Task to complete
Below are records; how many of their lines contain "maps"? Give the number and no other words.

--- START ---

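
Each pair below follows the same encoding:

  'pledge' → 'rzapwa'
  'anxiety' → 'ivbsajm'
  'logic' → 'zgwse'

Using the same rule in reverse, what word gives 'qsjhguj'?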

--- END ---
--- START ---

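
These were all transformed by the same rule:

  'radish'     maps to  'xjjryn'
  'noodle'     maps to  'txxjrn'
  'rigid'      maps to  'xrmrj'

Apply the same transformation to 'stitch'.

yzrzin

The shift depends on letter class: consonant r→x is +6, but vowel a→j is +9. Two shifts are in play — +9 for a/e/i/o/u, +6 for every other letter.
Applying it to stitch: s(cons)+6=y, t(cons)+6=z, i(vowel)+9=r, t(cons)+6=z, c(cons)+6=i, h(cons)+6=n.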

--- END ---

Exercise answer
3